MATERIAL FOR THIS TASK:
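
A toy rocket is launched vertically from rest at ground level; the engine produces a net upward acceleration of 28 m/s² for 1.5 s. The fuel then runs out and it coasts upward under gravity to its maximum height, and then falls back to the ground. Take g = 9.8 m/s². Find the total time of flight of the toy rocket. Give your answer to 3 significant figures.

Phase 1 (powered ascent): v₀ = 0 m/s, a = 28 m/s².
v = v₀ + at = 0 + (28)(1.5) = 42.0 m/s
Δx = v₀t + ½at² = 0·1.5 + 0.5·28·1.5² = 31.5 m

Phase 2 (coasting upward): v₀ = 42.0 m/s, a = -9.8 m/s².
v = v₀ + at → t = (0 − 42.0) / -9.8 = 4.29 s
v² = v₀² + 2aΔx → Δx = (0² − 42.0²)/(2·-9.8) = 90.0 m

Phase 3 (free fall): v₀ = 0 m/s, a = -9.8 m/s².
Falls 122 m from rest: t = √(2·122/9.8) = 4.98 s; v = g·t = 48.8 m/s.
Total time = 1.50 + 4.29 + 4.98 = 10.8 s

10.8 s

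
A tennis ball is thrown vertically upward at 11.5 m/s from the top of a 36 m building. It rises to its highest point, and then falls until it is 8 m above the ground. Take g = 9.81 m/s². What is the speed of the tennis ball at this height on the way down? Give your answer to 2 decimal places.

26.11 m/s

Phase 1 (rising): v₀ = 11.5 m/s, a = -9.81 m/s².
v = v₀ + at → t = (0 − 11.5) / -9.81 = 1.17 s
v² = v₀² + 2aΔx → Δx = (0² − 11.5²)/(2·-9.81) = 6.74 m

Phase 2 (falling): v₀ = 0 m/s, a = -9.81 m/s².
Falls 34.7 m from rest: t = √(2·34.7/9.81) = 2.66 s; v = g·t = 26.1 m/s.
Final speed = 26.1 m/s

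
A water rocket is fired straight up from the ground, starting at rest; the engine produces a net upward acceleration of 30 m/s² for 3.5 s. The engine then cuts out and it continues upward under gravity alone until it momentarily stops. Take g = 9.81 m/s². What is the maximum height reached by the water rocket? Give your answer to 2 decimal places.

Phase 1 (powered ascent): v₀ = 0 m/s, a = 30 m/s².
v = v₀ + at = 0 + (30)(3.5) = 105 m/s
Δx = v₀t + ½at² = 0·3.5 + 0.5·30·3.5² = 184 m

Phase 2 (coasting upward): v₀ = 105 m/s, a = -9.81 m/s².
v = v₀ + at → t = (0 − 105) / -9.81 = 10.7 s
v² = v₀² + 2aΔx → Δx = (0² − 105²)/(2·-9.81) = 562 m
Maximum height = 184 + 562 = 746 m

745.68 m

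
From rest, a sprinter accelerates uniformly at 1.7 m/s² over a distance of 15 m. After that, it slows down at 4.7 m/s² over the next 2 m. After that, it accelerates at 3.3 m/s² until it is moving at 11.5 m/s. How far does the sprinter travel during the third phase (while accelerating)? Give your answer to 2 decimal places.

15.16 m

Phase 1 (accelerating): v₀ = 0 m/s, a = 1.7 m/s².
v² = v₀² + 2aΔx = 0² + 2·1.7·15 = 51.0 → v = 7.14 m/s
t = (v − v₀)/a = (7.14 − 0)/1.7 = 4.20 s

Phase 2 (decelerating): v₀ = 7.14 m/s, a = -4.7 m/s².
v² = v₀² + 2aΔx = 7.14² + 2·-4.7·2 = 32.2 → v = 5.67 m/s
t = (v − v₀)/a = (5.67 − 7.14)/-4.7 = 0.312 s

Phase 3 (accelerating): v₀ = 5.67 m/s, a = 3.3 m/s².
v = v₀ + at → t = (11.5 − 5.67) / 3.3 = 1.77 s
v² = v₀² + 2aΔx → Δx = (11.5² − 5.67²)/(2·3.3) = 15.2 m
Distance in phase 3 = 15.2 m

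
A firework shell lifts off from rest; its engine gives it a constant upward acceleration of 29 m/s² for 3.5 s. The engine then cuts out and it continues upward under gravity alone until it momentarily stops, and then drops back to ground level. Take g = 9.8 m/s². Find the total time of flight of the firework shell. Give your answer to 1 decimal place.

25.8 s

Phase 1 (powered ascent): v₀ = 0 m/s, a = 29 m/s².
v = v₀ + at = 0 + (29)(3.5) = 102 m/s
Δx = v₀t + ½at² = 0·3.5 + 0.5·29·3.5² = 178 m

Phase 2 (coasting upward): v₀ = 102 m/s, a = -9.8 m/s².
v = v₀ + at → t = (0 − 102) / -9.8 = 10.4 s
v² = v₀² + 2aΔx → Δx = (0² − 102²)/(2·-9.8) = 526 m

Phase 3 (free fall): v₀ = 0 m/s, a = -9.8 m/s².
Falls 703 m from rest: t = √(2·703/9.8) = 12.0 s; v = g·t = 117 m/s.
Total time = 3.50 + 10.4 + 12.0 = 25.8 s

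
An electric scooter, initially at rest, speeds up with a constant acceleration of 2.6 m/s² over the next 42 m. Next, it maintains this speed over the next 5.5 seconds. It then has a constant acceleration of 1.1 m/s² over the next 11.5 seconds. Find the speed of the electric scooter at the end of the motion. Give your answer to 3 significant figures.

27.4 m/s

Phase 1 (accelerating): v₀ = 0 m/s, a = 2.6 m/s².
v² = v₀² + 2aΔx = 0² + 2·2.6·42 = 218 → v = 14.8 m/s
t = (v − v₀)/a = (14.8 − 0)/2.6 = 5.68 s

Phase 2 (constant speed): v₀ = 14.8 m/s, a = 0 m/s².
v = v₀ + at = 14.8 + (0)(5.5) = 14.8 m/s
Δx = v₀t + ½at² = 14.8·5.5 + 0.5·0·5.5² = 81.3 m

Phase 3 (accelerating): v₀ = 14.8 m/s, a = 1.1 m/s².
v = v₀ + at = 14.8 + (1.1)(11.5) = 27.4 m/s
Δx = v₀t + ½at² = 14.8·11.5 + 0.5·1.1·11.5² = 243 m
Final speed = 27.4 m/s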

EXERCISE GOAL:
Type out the records again exactly, line for line.

EXERCISE RESULT:
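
A toy rocket is launched vertically from rest at ground level; the engine produces a net upward acceleration of 28 m/s² for 1.5 s. The fuel then runs out and it coasts upward under gravity to its maximum height, and then falls back to the ground. Take g = 9.8 m/s². Find the total time of flight of the toy rocket. Give your answer to 3 significant figures.

Phase 1 (powered ascent): v₀ = 0 m/s, a = 28 m/s².
v = v₀ + at = 0 + (28)(1.5) = 42.0 m/s
Δx = v₀t + ½at² = 0·1.5 + 0.5·28·1.5² = 31.5 m

Phase 2 (coasting upward): v₀ = 42.0 m/s, a = -9.8 m/s².
v = v₀ + at → t = (0 − 42.0) / -9.8 = 4.29 s
v² = v₀² + 2aΔx → Δx = (0² − 42.0²)/(2·-9.8) = 90.0 m

Phase 3 (free fall): v₀ = 0 m/s, a = -9.8 m/s².
Falls 122 m from rest: t = √(2·122/9.8) = 4.98 s; v = g·t = 48.8 m/s.
Total time = 1.50 + 4.29 + 4.98 = 10.8 s

10.8 s

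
A tennis ball is thrown vertically upward at 11.5 m/s from the top of a 36 m building. It rises to its highest point, and then falls until it is 8 m above the ground. Take g = 9.81 m/s². What is the speed of the tennis ball at this height on the way down? Give your answer to 2 decimal places.

26.11 m/s

Phase 1 (rising): v₀ = 11.5 m/s, a = -9.81 m/s².
v = v₀ + at → t = (0 − 11.5) / -9.81 = 1.17 s
v² = v₀² + 2aΔx → Δx = (0² − 11.5²)/(2·-9.81) = 6.74 m

Phase 2 (falling): v₀ = 0 m/s, a = -9.81 m/s².
Falls 34.7 m from rest: t = √(2·34.7/9.81) = 2.66 s; v = g·t = 26.1 m/s.
Final speed = 26.1 m/s

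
A water rocket is fired straight up from the ground, starting at rest; the engine produces a net upward acceleration of 30 m/s² for 3.5 s. The engine then cuts out and it continues upward under gravity alone until it momentarily stops. Take g = 9.81 m/s². What is the maximum height reached by the water rocket? Give your answer to 2 decimal places.

Phase 1 (powered ascent): v₀ = 0 m/s, a = 30 m/s².
v = v₀ + at = 0 + (30)(3.5) = 105 m/s
Δx = v₀t + ½at² = 0·3.5 + 0.5·30·3.5² = 184 m

Phase 2 (coasting upward): v₀ = 105 m/s, a = -9.81 m/s².
v = v₀ + at → t = (0 − 105) / -9.81 = 10.7 s
v² = v₀² + 2aΔx → Δx = (0² − 105²)/(2·-9.81) = 562 m
Maximum height = 184 + 562 = 746 m

745.68 m

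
From rest, a sprinter accelerates uniformly at 1.7 m/s² over a distance of 15 m. After that, it slows down at 4.7 m/s² over the next 2 m. After that, it accelerates at 3.3 m/s² until it is moving at 11.5 m/s. How far does the sprinter travel during the third phase (while accelerating)? Give your answer to 2 decimal places.

15.16 m

Phase 1 (accelerating): v₀ = 0 m/s, a = 1.7 m/s².
v² = v₀² + 2aΔx = 0² + 2·1.7·15 = 51.0 → v = 7.14 m/s
t = (v − v₀)/a = (7.14 − 0)/1.7 = 4.20 s

Phase 2 (decelerating): v₀ = 7.14 m/s, a = -4.7 m/s².
v² = v₀² + 2aΔx = 7.14² + 2·-4.7·2 = 32.2 → v = 5.67 m/s
t = (v − v₀)/a = (5.67 − 7.14)/-4.7 = 0.312 s

Phase 3 (accelerating): v₀ = 5.67 m/s, a = 3.3 m/s².
v = v₀ + at → t = (11.5 − 5.67) / 3.3 = 1.77 s
v² = v₀² + 2aΔx → Δx = (11.5² − 5.67²)/(2·3.3) = 15.2 m
Distance in phase 3 = 15.2 m

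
A firework shell lifts off from rest; its engine gives it a constant upward acceleration of 29 m/s² for 3.5 s. The engine then cuts out and it continues upward under gravity alone until it momentarily stops, and then drops back to ground level. Take g = 9.8 m/s². Find the total time of flight of the firework shell. Give your answer to 1 decimal place.

25.8 s

Phase 1 (powered ascent): v₀ = 0 m/s, a = 29 m/s².
v = v₀ + at = 0 + (29)(3.5) = 102 m/s
Δx = v₀t + ½at² = 0·3.5 + 0.5·29·3.5² = 178 m

Phase 2 (coasting upward): v₀ = 102 m/s, a = -9.8 m/s².
v = v₀ + at → t = (0 − 102) / -9.8 = 10.4 s
v² = v₀² + 2aΔx → Δx = (0² − 102²)/(2·-9.8) = 526 m

Phase 3 (free fall): v₀ = 0 m/s, a = -9.8 m/s².
Falls 703 m from rest: t = √(2·703/9.8) = 12.0 s; v = g·t = 117 m/s.
Total time = 3.50 + 10.4 + 12.0 = 25.8 s

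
An electric scooter, initially at rest, speeds up with a constant acceleration of 2.6 m/s² over the next 42 m. Next, it maintains this speed over the next 5.5 seconds. It then has a constant acceleration of 1.1 m/s² over the next 11.5 seconds. Find the speed of the electric scooter at the end of the motion. Give your answer to 3 significant figures.

27.4 m/s

Phase 1 (accelerating): v₀ = 0 m/s, a = 2.6 m/s².
v² = v₀² + 2aΔx = 0² + 2·2.6·42 = 218 → v = 14.8 m/s
t = (v − v₀)/a = (14.8 − 0)/2.6 = 5.68 s

Phase 2 (constant speed): v₀ = 14.8 m/s, a = 0 m/s².
v = v₀ + at = 14.8 + (0)(5.5) = 14.8 m/s
Δx = v₀t + ½at² = 14.8·5.5 + 0.5·0·5.5² = 81.3 m

Phase 3 (accelerating): v₀ = 14.8 m/s, a = 1.1 m/s².
v = v₀ + at = 14.8 + (1.1)(11.5) = 27.4 m/s
Δx = v₀t + ½at² = 14.8·11.5 + 0.5·1.1·11.5² = 243 m
Final speed = 27.4 m/s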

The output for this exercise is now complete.